What this task involves
The full set of entries below needs to be written out exactly.
****************************************
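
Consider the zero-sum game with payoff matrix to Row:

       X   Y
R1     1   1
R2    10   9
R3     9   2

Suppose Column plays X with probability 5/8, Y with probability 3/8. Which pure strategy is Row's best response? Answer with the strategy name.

Expected payoff of R1: (5/8)·1 + (3/8)·1 = 1.
Expected payoff of R2: (5/8)·10 + (3/8)·9 = 77/8.
Expected payoff of R3: (5/8)·9 + (3/8)·2 = 51/8.
The largest is 77/8, so Row's best response is R2.

R2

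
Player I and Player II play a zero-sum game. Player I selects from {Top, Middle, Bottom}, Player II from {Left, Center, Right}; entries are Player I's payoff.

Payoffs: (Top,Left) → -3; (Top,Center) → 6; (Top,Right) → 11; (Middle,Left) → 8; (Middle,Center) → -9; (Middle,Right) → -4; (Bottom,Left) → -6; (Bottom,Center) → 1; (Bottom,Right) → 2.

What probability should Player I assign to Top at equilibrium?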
****************************************
Answer for the task
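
Consider the zero-sum game with payoff matrix to Row:

       X   Y
R1     1   1
R2    10   9
R3     9   2

Suppose Column plays X with probability 5/8, Y with probability 3/8. Which pure strategy is Row's best response? Answer with the strategy name.

Expected payoff of R1: (5/8)·1 + (3/8)·1 = 1.
Expected payoff of R2: (5/8)·10 + (3/8)·9 = 77/8.
Expected payoff of R3: (5/8)·9 + (3/8)·2 = 51/8.
The largest is 77/8, so Row's best response is R2.

R2

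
Player I and Player II play a zero-sum game. Player I selects from {Top, Middle, Bottom}, Player II from {Left, Center, Right}; entries are Player I's payoff.

Payoffs: (Top,Left) → -3; (Top,Center) → 6; (Top,Right) → 11; (Middle,Left) → 8; (Middle,Center) → -9; (Middle,Right) → -4; (Bottom,Left) → -6; (Bottom,Center) → 1; (Bottom,Right) → 2.

What probability should Player I assign to Top at equilibrium?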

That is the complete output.